■ Instructions for the task:
Output all records below verbatim.

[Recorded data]

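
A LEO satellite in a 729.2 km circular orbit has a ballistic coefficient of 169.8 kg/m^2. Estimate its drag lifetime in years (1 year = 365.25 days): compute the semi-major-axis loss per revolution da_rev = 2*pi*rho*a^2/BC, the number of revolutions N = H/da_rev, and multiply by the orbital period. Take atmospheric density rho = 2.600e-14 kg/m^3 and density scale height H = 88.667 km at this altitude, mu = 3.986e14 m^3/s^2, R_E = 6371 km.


a = R_E + alt = 7100.2000 km = 7.1002e+06 m
da_rev = 2*pi*rho*a^2/BC = 2*pi*2.600e-14*(7.1002e+06)^2/169.8 = 0.0485016703 m per revolution
N = H/da_rev = 88667.0000 m / 0.0485016703 m = 1.8281226e+06 revolutions
P = 2*pi*sqrt(a^3/mu) = 5954.1133 s
lifetime = N*P = 1.8281226e+06 * 5954.1133 = 1.0884849e+10 s = 125982.0502 days
years = 125982.0502 / 365.25 = 344.9201 years

344.9201 years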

■ Problem solution:
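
A LEO satellite in a 729.2 km circular orbit has a ballistic coefficient of 169.8 kg/m^2. Estimate its drag lifetime in years (1 year = 365.25 days): compute the semi-major-axis loss per revolution da_rev = 2*pi*rho*a^2/BC, the number of revolutions N = H/da_rev, and multiply by the orbital period. Take atmospheric density rho = 2.600e-14 kg/m^3 and density scale height H = 88.667 km at this altitude, mu = 3.986e14 m^3/s^2, R_E = 6371 km.


a = R_E + alt = 7100.2000 km = 7.1002e+06 m
da_rev = 2*pi*rho*a^2/BC = 2*pi*2.600e-14*(7.1002e+06)^2/169.8 = 0.0485016703 m per revolution
N = H/da_rev = 88667.0000 m / 0.0485016703 m = 1.8281226e+06 revolutions
P = 2*pi*sqrt(a^3/mu) = 5954.1133 s
lifetime = N*P = 1.8281226e+06 * 5954.1133 = 1.0884849e+10 s = 125982.0502 days
years = 125982.0502 / 365.25 = 344.9201 years

344.9201 years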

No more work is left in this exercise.